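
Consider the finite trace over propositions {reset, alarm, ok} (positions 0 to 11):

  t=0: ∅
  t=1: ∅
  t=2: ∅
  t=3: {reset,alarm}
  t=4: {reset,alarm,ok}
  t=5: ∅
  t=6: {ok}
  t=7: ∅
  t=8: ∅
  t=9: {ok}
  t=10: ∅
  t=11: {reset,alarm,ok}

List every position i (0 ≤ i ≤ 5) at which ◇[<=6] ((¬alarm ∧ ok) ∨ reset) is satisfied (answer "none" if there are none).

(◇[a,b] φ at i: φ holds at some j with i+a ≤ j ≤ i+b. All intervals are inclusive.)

Evaluate at each i in [0,5]:
  i=0: ✓ (witness j=3)
  i=1: ✓ (witness j=3)
  i=2: ✓ (witness j=3)
  i=3: ✓ (witness j=3)
  i=4: ✓ (witness j=4)
  i=5: ✓ (witness j=6)

0, 1, 2, 3, 4, 5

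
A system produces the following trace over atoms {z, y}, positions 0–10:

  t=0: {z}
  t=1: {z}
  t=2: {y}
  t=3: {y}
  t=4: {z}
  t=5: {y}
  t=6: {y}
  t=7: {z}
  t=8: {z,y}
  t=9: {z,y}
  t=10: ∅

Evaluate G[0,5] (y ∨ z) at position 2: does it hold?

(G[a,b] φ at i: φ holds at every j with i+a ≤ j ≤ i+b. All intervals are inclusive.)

Check (y ∨ z) at every j in [2,7]:
  j=2: true
  j=3: true
  j=4: true
  j=5: true
  j=6: true
  j=7: true
All positions satisfy it → formula holds.

Holds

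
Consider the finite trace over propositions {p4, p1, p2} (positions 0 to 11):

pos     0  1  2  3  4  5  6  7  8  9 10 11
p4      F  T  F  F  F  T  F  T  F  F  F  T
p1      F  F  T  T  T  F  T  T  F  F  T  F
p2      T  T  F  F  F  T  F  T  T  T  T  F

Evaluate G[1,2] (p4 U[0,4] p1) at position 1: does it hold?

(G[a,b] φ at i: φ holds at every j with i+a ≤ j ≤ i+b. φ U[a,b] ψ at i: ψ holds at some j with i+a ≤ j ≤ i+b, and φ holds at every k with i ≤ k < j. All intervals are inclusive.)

Check (p4 U[0,4] p1) at every j in [2,3]:
  j=2: holds
  j=3: holds
All positions satisfy it → formula holds.

Yes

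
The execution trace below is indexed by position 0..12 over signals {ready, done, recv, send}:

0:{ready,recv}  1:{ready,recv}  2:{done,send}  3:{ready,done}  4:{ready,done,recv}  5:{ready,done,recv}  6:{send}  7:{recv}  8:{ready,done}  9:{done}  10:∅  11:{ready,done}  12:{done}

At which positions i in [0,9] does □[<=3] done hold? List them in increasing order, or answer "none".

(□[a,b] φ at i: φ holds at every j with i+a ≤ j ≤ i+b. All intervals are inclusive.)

Evaluate at each i in [0,9]:
  i=0: ✗ (fails at j=0)
  i=1: ✗ (fails at j=1)
  i=2: ✓ (all of [2,5])
  i=3: ✗ (fails at j=6)
  i=4: ✗ (fails at j=6)
  i=5: ✗ (fails at j=6)
  i=6: ✗ (fails at j=6)
  i=7: ✗ (fails at j=7)
  i=8: ✗ (fails at j=10)
  i=9: ✗ (fails at j=10)

2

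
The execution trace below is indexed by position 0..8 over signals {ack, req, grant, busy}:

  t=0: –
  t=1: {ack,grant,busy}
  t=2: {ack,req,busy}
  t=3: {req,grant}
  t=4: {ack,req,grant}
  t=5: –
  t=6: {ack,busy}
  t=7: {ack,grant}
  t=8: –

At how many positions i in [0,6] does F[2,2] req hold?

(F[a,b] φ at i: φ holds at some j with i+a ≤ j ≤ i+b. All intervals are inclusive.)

Evaluate at each i in [0,6]:
  i=0: ✓ (witness j=2)
  i=1: ✓ (witness j=3)
  i=2: ✓ (witness j=4)
  i=3: ✗ (none in [5,5])
  i=4: ✗ (none in [6,6])
  i=5: ✗ (none in [7,7])
  i=6: ✗ (none in [8,8])
Positions where it holds: {0, 1, 2} → 3.

3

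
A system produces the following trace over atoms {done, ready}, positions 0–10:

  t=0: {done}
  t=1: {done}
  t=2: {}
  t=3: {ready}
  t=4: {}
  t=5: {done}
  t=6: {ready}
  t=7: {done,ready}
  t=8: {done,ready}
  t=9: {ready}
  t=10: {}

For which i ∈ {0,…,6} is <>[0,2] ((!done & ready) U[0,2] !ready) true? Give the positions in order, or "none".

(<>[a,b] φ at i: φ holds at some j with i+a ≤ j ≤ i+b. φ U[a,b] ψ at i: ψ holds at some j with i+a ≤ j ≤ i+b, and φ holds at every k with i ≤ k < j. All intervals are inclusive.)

Evaluate at each i in [0,6]:
  i=0: ✓ (witness j=0)
  i=1: ✓ (witness j=1)
  i=2: ✓ (witness j=2)
  i=3: ✓ (witness j=3)
  i=4: ✓ (witness j=4)
  i=5: ✓ (witness j=5)
  i=6: ✗ (none in [6,8])

0, 1, 2, 3, 4, 5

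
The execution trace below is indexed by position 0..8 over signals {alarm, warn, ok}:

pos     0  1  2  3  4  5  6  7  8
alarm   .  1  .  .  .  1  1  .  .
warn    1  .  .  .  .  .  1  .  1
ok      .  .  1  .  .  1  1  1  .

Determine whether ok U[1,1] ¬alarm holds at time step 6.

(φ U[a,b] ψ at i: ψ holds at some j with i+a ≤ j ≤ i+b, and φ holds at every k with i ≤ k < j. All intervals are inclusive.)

Yes

Need some j in [7,7] with ¬alarm, and ok at every k in [6,j-1].
  j=7: ¬alarm holds; ok holds at every k in [6,6] → satisfied.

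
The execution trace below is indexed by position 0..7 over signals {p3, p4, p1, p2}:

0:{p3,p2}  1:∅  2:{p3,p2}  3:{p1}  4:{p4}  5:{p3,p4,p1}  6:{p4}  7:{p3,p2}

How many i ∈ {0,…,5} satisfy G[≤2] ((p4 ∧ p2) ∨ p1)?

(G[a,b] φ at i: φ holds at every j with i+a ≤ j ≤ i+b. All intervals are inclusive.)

0

Evaluate at each i in [0,5]:
  i=0: ✗ (fails at j=0)
  i=1: ✗ (fails at j=1)
  i=2: ✗ (fails at j=2)
  i=3: ✗ (fails at j=4)
  i=4: ✗ (fails at j=4)
  i=5: ✗ (fails at j=6)
Positions where it holds: {} → 0.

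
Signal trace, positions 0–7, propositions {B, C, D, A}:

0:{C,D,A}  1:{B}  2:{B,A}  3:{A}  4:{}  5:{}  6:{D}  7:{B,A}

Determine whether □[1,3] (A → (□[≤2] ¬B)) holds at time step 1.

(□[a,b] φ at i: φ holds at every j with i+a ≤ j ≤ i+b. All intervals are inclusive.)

Check (A → (□[≤2] ¬B)) at every j in [2,4]:
  j=2: antecedent true; consequent fails at 2 → ✗
  j=3: antecedent true; consequent holds on [3,5] → ✓
  j=4: antecedent false → ✓
Fails at j=2 → formula fails.

No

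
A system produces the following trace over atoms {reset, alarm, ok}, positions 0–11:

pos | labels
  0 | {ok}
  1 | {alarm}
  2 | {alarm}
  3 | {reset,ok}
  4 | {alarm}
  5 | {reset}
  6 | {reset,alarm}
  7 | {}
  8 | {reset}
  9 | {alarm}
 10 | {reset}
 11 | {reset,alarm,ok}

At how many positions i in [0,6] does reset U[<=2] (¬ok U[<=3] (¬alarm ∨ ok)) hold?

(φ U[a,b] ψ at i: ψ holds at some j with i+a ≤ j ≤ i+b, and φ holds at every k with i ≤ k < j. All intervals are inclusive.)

7

Evaluate at each i in [0,6]:
  i=0: ✓ (rhs at j=0)
  i=1: ✓ (rhs at j=1)
  i=2: ✓ (rhs at j=2)
  i=3: ✓ (rhs at j=3)
  i=4: ✓ (rhs at j=4)
  i=5: ✓ (rhs at j=5)
  i=6: ✓ (rhs at j=6)
Positions where it holds: {0, 1, 2, 3, 4, 5, 6} → 7.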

_ _ _

▶ _What to do_:
For each line in the records that contains the word "whether", make a copy.

▶ _Your solution_:
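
Determine whether ok U[1,1] ¬alarm holds at time step 6.
Determine whether □[1,3] (A → (□[≤2] ¬B)) holds at time step 1.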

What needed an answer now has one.